> _INSTRUCTIONS TO FOLLOW_
Copy down all of the data underneath, exactly as shown.

> _Items from a data source_
◆ ◆ ◆ ◆ ◆ ◆ ◆
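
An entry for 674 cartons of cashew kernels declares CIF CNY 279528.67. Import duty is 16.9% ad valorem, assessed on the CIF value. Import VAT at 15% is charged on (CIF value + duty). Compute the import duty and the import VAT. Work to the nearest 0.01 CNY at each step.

Import duty: CNY 47240.35; import VAT: CNY 49015.35

Import duty = 279528.67 × 16.9% = 47240.35
VAT base = CIF + duty = 279528.67 + 47240.35 = 326769.02
Import VAT = 326769.02 × 15% = 49015.35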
◆ ◆ ◆ ◆ ◆ ◆ ◆
> _TASK RESPONSE_
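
An entry for 674 cartons of cashew kernels declares CIF CNY 279528.67. Import duty is 16.9% ad valorem, assessed on the CIF value. Import VAT at 15% is charged on (CIF value + duty). Compute the import duty and the import VAT. Work to the nearest 0.01 CNY at each step.

Import duty: CNY 47240.35; import VAT: CNY 49015.35

Import duty = 279528.67 × 16.9% = 47240.35
VAT base = CIF + duty = 279528.67 + 47240.35 = 326769.02
Import VAT = 326769.02 × 15% = 49015.35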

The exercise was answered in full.